Task item: Set out the records again, keeping every word as it is.

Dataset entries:
◇ ◇ ◇ ◇
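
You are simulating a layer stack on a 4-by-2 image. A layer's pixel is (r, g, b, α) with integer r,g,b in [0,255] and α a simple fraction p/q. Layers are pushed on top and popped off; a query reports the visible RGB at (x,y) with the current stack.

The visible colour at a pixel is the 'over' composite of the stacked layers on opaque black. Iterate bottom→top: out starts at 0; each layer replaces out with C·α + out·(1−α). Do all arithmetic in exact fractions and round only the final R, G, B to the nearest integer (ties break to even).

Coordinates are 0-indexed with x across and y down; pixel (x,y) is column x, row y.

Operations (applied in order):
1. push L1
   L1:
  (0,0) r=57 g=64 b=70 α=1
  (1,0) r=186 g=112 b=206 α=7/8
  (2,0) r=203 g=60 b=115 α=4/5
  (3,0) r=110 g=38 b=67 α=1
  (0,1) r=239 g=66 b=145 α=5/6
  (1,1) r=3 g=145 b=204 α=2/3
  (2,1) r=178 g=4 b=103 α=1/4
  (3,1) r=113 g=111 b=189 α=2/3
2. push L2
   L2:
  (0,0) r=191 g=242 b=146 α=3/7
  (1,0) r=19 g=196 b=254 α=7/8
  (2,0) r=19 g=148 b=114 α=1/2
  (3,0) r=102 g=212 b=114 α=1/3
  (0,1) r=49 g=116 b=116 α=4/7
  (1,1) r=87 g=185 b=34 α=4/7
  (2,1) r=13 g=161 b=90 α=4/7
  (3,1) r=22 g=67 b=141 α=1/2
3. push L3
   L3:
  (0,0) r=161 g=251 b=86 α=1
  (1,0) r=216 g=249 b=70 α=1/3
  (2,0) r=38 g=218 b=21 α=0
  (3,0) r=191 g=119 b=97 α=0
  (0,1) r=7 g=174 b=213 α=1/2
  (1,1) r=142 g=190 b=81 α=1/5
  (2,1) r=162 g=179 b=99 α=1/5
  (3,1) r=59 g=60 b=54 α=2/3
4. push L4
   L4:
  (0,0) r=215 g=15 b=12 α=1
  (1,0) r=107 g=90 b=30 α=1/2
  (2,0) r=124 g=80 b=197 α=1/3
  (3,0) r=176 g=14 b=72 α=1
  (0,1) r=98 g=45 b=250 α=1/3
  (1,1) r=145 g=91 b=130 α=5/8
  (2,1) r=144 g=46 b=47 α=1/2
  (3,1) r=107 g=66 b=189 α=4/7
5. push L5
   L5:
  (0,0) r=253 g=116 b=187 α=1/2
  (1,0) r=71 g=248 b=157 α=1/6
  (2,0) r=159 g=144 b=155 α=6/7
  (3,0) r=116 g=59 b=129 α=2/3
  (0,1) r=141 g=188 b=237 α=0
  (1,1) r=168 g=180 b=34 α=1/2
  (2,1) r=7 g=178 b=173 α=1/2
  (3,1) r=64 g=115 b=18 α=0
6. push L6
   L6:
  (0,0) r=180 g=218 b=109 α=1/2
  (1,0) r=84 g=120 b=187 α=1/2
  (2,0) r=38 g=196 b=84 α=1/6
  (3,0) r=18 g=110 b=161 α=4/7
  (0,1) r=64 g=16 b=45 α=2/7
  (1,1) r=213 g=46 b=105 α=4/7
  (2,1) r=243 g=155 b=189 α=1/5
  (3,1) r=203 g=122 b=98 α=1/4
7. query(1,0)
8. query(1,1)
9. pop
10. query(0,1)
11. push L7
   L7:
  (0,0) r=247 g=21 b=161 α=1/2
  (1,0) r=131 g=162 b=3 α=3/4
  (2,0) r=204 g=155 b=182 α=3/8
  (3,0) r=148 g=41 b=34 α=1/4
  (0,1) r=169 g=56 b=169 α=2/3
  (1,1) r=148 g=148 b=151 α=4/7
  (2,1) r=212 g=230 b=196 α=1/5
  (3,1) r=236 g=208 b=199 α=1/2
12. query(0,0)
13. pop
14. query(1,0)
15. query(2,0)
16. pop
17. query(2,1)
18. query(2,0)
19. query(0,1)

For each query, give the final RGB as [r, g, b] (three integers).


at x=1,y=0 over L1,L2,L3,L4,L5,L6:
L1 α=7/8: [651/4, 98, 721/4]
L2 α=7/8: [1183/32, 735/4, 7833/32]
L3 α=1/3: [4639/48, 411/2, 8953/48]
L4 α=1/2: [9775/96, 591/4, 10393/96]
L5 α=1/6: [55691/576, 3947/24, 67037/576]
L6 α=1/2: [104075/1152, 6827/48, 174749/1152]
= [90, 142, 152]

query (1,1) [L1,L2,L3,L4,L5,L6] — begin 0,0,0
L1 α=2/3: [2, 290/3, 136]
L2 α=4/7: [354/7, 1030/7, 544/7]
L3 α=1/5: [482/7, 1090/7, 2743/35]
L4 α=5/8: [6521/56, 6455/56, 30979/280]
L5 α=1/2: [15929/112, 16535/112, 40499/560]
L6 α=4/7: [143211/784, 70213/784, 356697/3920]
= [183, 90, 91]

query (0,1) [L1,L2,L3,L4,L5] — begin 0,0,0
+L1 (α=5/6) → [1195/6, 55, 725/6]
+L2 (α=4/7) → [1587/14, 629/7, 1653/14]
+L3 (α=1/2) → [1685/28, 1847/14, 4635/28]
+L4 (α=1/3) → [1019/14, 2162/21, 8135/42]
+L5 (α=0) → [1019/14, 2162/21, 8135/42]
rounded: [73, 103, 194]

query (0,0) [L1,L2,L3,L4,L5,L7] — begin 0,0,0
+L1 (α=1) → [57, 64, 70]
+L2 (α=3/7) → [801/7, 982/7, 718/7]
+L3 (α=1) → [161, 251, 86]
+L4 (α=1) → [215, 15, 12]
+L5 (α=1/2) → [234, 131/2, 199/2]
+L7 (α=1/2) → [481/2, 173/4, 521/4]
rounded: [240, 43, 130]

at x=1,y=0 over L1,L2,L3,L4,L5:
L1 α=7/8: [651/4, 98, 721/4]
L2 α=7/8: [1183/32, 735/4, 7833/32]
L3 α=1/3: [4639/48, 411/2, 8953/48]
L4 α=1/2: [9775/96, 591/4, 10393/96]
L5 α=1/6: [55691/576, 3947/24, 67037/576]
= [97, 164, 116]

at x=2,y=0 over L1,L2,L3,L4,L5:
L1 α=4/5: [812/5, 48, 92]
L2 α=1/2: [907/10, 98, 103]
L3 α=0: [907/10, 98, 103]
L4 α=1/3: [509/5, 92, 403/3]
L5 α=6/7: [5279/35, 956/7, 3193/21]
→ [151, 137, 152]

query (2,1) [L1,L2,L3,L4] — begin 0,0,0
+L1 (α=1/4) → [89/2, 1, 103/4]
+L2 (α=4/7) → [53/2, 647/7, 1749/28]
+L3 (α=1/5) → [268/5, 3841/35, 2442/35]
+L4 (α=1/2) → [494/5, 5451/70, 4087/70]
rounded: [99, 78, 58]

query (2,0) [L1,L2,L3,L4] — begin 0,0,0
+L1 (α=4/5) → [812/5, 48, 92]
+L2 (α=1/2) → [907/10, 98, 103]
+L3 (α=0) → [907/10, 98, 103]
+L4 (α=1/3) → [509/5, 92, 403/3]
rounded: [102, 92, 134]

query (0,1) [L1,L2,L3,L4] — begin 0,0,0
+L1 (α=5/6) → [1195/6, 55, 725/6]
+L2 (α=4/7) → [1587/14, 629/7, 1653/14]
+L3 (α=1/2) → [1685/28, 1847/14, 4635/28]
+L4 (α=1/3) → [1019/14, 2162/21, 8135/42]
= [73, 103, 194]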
◇ ◇ ◇ ◇
Answer:
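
You are simulating a layer stack on a 4-by-2 image. A layer's pixel is (r, g, b, α) with integer r,g,b in [0,255] and α a simple fraction p/q. Layers are pushed on top and popped off; a query reports the visible RGB at (x,y) with the current stack.

The visible colour at a pixel is the 'over' composite of the stacked layers on opaque black. Iterate bottom→top: out starts at 0; each layer replaces out with C·α + out·(1−α). Do all arithmetic in exact fractions and round only the final R, G, B to the nearest integer (ties break to even).

Coordinates are 0-indexed with x across and y down; pixel (x,y) is column x, row y.

Operations (applied in order):
1. push L1
   L1:
  (0,0) r=57 g=64 b=70 α=1
  (1,0) r=186 g=112 b=206 α=7/8
  (2,0) r=203 g=60 b=115 α=4/5
  (3,0) r=110 g=38 b=67 α=1
  (0,1) r=239 g=66 b=145 α=5/6
  (1,1) r=3 g=145 b=204 α=2/3
  (2,1) r=178 g=4 b=103 α=1/4
  (3,1) r=113 g=111 b=189 α=2/3
2. push L2
   L2:
  (0,0) r=191 g=242 b=146 α=3/7
  (1,0) r=19 g=196 b=254 α=7/8
  (2,0) r=19 g=148 b=114 α=1/2
  (3,0) r=102 g=212 b=114 α=1/3
  (0,1) r=49 g=116 b=116 α=4/7
  (1,1) r=87 g=185 b=34 α=4/7
  (2,1) r=13 g=161 b=90 α=4/7
  (3,1) r=22 g=67 b=141 α=1/2
3. push L3
   L3:
  (0,0) r=161 g=251 b=86 α=1
  (1,0) r=216 g=249 b=70 α=1/3
  (2,0) r=38 g=218 b=21 α=0
  (3,0) r=191 g=119 b=97 α=0
  (0,1) r=7 g=174 b=213 α=1/2
  (1,1) r=142 g=190 b=81 α=1/5
  (2,1) r=162 g=179 b=99 α=1/5
  (3,1) r=59 g=60 b=54 α=2/3
4. push L4
   L4:
  (0,0) r=215 g=15 b=12 α=1
  (1,0) r=107 g=90 b=30 α=1/2
  (2,0) r=124 g=80 b=197 α=1/3
  (3,0) r=176 g=14 b=72 α=1
  (0,1) r=98 g=45 b=250 α=1/3
  (1,1) r=145 g=91 b=130 α=5/8
  (2,1) r=144 g=46 b=47 α=1/2
  (3,1) r=107 g=66 b=189 α=4/7
5. push L5
   L5:
  (0,0) r=253 g=116 b=187 α=1/2
  (1,0) r=71 g=248 b=157 α=1/6
  (2,0) r=159 g=144 b=155 α=6/7
  (3,0) r=116 g=59 b=129 α=2/3
  (0,1) r=141 g=188 b=237 α=0
  (1,1) r=168 g=180 b=34 α=1/2
  (2,1) r=7 g=178 b=173 α=1/2
  (3,1) r=64 g=115 b=18 α=0
6. push L6
   L6:
  (0,0) r=180 g=218 b=109 α=1/2
  (1,0) r=84 g=120 b=187 α=1/2
  (2,0) r=38 g=196 b=84 α=1/6
  (3,0) r=18 g=110 b=161 α=4/7
  (0,1) r=64 g=16 b=45 α=2/7
  (1,1) r=213 g=46 b=105 α=4/7
  (2,1) r=243 g=155 b=189 α=1/5
  (3,1) r=203 g=122 b=98 α=1/4
7. query(1,0)
8. query(1,1)
9. pop
10. query(0,1)
11. push L7
   L7:
  (0,0) r=247 g=21 b=161 α=1/2
  (1,0) r=131 g=162 b=3 α=3/4
  (2,0) r=204 g=155 b=182 α=3/8
  (3,0) r=148 g=41 b=34 α=1/4
  (0,1) r=169 g=56 b=169 α=2/3
  (1,1) r=148 g=148 b=151 α=4/7
  (2,1) r=212 g=230 b=196 α=1/5
  (3,1) r=236 g=208 b=199 α=1/2
12. query(0,0)
13. pop
14. query(1,0)
15. query(2,0)
16. pop
17. query(2,1)
18. query(2,0)
19. query(0,1)

For each query, give the final RGB as [r, g, b] (three integers).


at x=1,y=0 over L1,L2,L3,L4,L5,L6:
L1 α=7/8: [651/4, 98, 721/4]
L2 α=7/8: [1183/32, 735/4, 7833/32]
L3 α=1/3: [4639/48, 411/2, 8953/48]
L4 α=1/2: [9775/96, 591/4, 10393/96]
L5 α=1/6: [55691/576, 3947/24, 67037/576]
L6 α=1/2: [104075/1152, 6827/48, 174749/1152]
= [90, 142, 152]

query (1,1) [L1,L2,L3,L4,L5,L6] — begin 0,0,0
L1 α=2/3: [2, 290/3, 136]
L2 α=4/7: [354/7, 1030/7, 544/7]
L3 α=1/5: [482/7, 1090/7, 2743/35]
L4 α=5/8: [6521/56, 6455/56, 30979/280]
L5 α=1/2: [15929/112, 16535/112, 40499/560]
L6 α=4/7: [143211/784, 70213/784, 356697/3920]
= [183, 90, 91]

query (0,1) [L1,L2,L3,L4,L5] — begin 0,0,0
+L1 (α=5/6) → [1195/6, 55, 725/6]
+L2 (α=4/7) → [1587/14, 629/7, 1653/14]
+L3 (α=1/2) → [1685/28, 1847/14, 4635/28]
+L4 (α=1/3) → [1019/14, 2162/21, 8135/42]
+L5 (α=0) → [1019/14, 2162/21, 8135/42]
rounded: [73, 103, 194]

query (0,0) [L1,L2,L3,L4,L5,L7] — begin 0,0,0
+L1 (α=1) → [57, 64, 70]
+L2 (α=3/7) → [801/7, 982/7, 718/7]
+L3 (α=1) → [161, 251, 86]
+L4 (α=1) → [215, 15, 12]
+L5 (α=1/2) → [234, 131/2, 199/2]
+L7 (α=1/2) → [481/2, 173/4, 521/4]
rounded: [240, 43, 130]

at x=1,y=0 over L1,L2,L3,L4,L5:
L1 α=7/8: [651/4, 98, 721/4]
L2 α=7/8: [1183/32, 735/4, 7833/32]
L3 α=1/3: [4639/48, 411/2, 8953/48]
L4 α=1/2: [9775/96, 591/4, 10393/96]
L5 α=1/6: [55691/576, 3947/24, 67037/576]
= [97, 164, 116]

at x=2,y=0 over L1,L2,L3,L4,L5:
L1 α=4/5: [812/5, 48, 92]
L2 α=1/2: [907/10, 98, 103]
L3 α=0: [907/10, 98, 103]
L4 α=1/3: [509/5, 92, 403/3]
L5 α=6/7: [5279/35, 956/7, 3193/21]
→ [151, 137, 152]

query (2,1) [L1,L2,L3,L4] — begin 0,0,0
+L1 (α=1/4) → [89/2, 1, 103/4]
+L2 (α=4/7) → [53/2, 647/7, 1749/28]
+L3 (α=1/5) → [268/5, 3841/35, 2442/35]
+L4 (α=1/2) → [494/5, 5451/70, 4087/70]
rounded: [99, 78, 58]

query (2,0) [L1,L2,L3,L4] — begin 0,0,0
+L1 (α=4/5) → [812/5, 48, 92]
+L2 (α=1/2) → [907/10, 98, 103]
+L3 (α=0) → [907/10, 98, 103]
+L4 (α=1/3) → [509/5, 92, 403/3]
rounded: [102, 92, 134]

query (0,1) [L1,L2,L3,L4] — begin 0,0,0
+L1 (α=5/6) → [1195/6, 55, 725/6]
+L2 (α=4/7) → [1587/14, 629/7, 1653/14]
+L3 (α=1/2) → [1685/28, 1847/14, 4635/28]
+L4 (α=1/3) → [1019/14, 2162/21, 8135/42]
= [73, 103, 194]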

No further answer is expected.